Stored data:
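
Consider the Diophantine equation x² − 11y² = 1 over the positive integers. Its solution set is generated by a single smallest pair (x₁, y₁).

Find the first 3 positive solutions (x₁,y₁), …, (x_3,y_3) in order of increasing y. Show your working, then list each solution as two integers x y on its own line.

d=11: √d = [3; 3,6] (ℓ=2, even), read p_1/q_1
a_0=3:  p_0=3·1+0=3,  q_0=3·0+1=1
a_1=3:  p_1=3·3+1=10,  q_1=3·1+0=3
fundamental: x₁=10, y₁=3  (since 100 − 11·9 = 1)
(x_2, y_2) = (10·10 + 11·3·3, 10·3 + 3·10) = (199, 60)
(x_3, y_3) = (10·199 + 11·3·60, 10·60 + 3·199) = (3970, 1197)

10 3
199 60
3970 1197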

- TO DO
Could you repeat every record above exactly as it stands?

- EXPECTED ANSWER
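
Consider the Diophantine equation x² − 11y² = 1 over the positive integers. Its solution set is generated by a single smallest pair (x₁, y₁).

Find the first 3 positive solutions (x₁,y₁), …, (x_3,y_3) in order of increasing y. Show your working, then list each solution as two integers x y on its own line.

d=11: √d = [3; 3,6] (ℓ=2, even), read p_1/q_1
a_0=3:  p_0=3·1+0=3,  q_0=3·0+1=1
a_1=3:  p_1=3·3+1=10,  q_1=3·1+0=3
fundamental: x₁=10, y₁=3  (since 100 − 11·9 = 1)
(x_2, y_2) = (10·10 + 11·3·3, 10·3 + 3·10) = (199, 60)
(x_3, y_3) = (10·199 + 11·3·60, 10·60 + 3·199) = (3970, 1197)

10 3
199 60
3970 1197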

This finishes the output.